Word for word, restate the lines of the data from the first through the one containing "- source C: 4.38 R/h at 1.89 m", and nothing else.

(Stored data entries)
□ □ □ □ □ □ □

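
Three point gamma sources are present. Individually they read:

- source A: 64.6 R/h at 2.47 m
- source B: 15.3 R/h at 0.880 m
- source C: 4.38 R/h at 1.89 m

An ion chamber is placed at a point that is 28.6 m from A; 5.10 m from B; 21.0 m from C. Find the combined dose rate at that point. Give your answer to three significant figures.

By superposition, sum each source's inverse-square contribution:
A: 64.6 × (2.47/28.6)² = 0.4818 R/h
B: 15.3 × (0.880/5.10)² = 0.4555 R/h
C: 4.38 × (1.89/21.0)² = 0.03548 R/h
Total = 0.4818 + 0.4555 + 0.03548 = 0.9728 R/h.

0.973 R/h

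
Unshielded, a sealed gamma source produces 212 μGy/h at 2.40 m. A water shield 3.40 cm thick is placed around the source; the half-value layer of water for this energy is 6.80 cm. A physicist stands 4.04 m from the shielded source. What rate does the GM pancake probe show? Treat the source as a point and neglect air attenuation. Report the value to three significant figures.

Distance alone: 212 × (2.40/4.04)² = 212 × 0.3529 = 74.81 μGy/h.
Shield: 3.40/6.80 = 0.5000 half-value layers → attenuation 2^(−0.5000) = 0.7071.
Combined: 74.81 × 0.7071 = 52.90 μGy/h.

52.9 μGy/h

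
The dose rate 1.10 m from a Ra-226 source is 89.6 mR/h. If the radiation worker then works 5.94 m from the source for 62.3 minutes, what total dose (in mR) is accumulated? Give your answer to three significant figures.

Using I₁d₁² = I₂d₂², rate at 5.94 m:
(1.10/5.94)² = 0.03429, so 89.6 × 0.03429 = 3.072 mR/h.
Dose = rate × time = 3.072 mR/h × 1.038 h = 3.189 mR.

3.19 mR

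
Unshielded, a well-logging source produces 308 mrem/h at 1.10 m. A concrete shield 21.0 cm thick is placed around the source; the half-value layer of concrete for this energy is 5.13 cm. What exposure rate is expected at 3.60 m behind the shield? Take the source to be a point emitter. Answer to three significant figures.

1.68 mrem/h

Distance alone: 308 × (1.10/3.60)² = 308 × 0.09336 = 28.75 mrem/h.
Shield: 21.0/5.13 = 4.094 half-value layers → attenuation 2^(−4.094) = 0.05856.
Combined: 28.75 × 0.05856 = 1.684 mrem/h.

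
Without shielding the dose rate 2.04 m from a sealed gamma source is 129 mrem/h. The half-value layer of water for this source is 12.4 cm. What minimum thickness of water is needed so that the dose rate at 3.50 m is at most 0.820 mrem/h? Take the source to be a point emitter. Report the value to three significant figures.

71.2 cm

At 3.50 m, distance alone gives (2.04/3.50)² = 0.3397, so 129 × 0.3397 = 43.82 mrem/h.
Further attenuation needed: 43.82/0.820 = 53.44.
n = log₂(53.44) = 5.740 half-value layers.
Thickness = 5.740 × 12.4 cm = 71.18 cm.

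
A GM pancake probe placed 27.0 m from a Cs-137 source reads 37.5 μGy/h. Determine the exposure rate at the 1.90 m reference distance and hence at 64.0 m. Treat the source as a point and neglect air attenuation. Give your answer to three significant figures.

Since intensity falls as 1/r²,
At 1.90 m: (27.0/1.90)² = 201.9, so 37.5 × 201.9 = 7571 μGy/h
At 64.0 m: (1.90/64.0)² = 0.0008813, so 7571 × 0.0008813 = 6.672 μGy/h.

7570 μGy/h; 6.67 μGy/h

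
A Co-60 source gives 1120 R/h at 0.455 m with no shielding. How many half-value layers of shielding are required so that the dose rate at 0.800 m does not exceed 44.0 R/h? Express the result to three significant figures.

3.04 half-value layers

At 0.800 m, distance alone gives (0.455/0.800)² = 0.3235, so 1120 × 0.3235 = 362.3 R/h.
Further attenuation needed: 362.3/44.0 = 8.234.
n = log₂(8.234) = 3.042 half-value layers.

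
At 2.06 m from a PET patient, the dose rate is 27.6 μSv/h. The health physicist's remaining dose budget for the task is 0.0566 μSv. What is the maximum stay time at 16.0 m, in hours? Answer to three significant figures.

Applying the 1/r² law, rate at 16.0 m:
27.6 × (2.06/16.0)² = 27.6 × 0.01658 = 0.4576 μSv/h.
Stay time = 0.0566 μSv ÷ 0.4576 μSv/h = 0.1237 h.

0.124 h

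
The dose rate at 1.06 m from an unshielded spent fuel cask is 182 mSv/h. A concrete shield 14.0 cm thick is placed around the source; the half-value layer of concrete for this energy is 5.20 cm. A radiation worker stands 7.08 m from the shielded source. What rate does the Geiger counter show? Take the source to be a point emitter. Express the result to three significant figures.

0.631 mSv/h

Distance alone: 182 × (1.06/7.08)² = 182 × 0.02242 = 4.080 mSv/h.
Shield: 14.0/5.20 = 2.692 half-value layers → attenuation 2^(−2.692) = 0.1547.
Combined: 4.080 × 0.1547 = 0.6312 mSv/h.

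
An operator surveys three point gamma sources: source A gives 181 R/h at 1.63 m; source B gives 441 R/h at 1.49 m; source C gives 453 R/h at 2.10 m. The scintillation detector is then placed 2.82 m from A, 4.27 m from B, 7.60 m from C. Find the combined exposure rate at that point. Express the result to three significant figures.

149 R/h

By superposition, sum each source's inverse-square contribution:
A: 181 × (1.63/2.82)² = 60.47 R/h
B: 441 × (1.49/4.27)² = 53.70 R/h
C: 453 × (2.10/7.60)² = 34.59 R/h
Total = 60.47 + 53.70 + 34.59 = 148.8 R/h.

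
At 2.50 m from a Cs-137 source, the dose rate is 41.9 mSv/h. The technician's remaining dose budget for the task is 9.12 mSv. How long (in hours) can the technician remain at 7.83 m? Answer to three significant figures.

Since intensity falls as 1/r², rate at 7.83 m:
(2.50/7.83)² = 0.1019, so 41.9 × 0.1019 = 4.270 mSv/h.
Stay time = 9.12 mSv ÷ 4.270 mSv/h = 2.136 h.

2.14 h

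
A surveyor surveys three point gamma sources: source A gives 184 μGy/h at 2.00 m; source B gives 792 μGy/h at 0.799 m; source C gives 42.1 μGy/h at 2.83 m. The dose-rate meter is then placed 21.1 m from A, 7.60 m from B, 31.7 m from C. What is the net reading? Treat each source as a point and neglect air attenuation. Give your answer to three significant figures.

10.7 μGy/h

Each source contributes Iᵢ·(dᵢ/rᵢ)²; contributions add.
A: 184 × (2.00/21.1)² = 1.653 μGy/h
B: 792 × (0.799/7.60)² = 8.754 μGy/h
C: 42.1 × (2.83/31.7)² = 0.3355 μGy/h
Total = 1.653 + 8.754 + 0.3355 = 10.74 μGy/h.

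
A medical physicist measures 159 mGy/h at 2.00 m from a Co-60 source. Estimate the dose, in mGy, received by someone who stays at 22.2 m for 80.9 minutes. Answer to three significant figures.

Intensity scales as (d₁/d₂)², so rate at 22.2 m:
159 × (2.00/22.2)² = 159 × 0.008116 = 1.290 mGy/h.
Dose = rate × time = 1.290 mGy/h × 1.348 h = 1.739 mGy.

1.74 mGy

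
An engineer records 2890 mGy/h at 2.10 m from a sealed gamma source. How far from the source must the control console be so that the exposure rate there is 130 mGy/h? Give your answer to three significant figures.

9.90 m

Since intensity falls as 1/r², d₂ = d₁·√(I₁/I₂).
I₁/I₂ = 2890/130 = 22.23, so d₂ = 2.10 × √22.23 = 9.901 m.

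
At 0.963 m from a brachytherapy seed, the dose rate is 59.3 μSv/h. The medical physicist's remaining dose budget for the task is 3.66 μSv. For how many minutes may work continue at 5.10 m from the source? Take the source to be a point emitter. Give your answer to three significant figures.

104 min

By the inverse-square law, rate at 5.10 m:
59.3 × (0.963/5.10)² = 59.3 × 0.03565 = 2.114 μSv/h.
Stay time = 3.66 μSv ÷ 2.114 μSv/h = 1.731 h = 103.9 min.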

□ □ □ □ □ □ □

RESULT:
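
Three point gamma sources are present. Individually they read:

- source A: 64.6 R/h at 2.47 m
- source B: 15.3 R/h at 0.880 m
- source C: 4.38 R/h at 1.89 m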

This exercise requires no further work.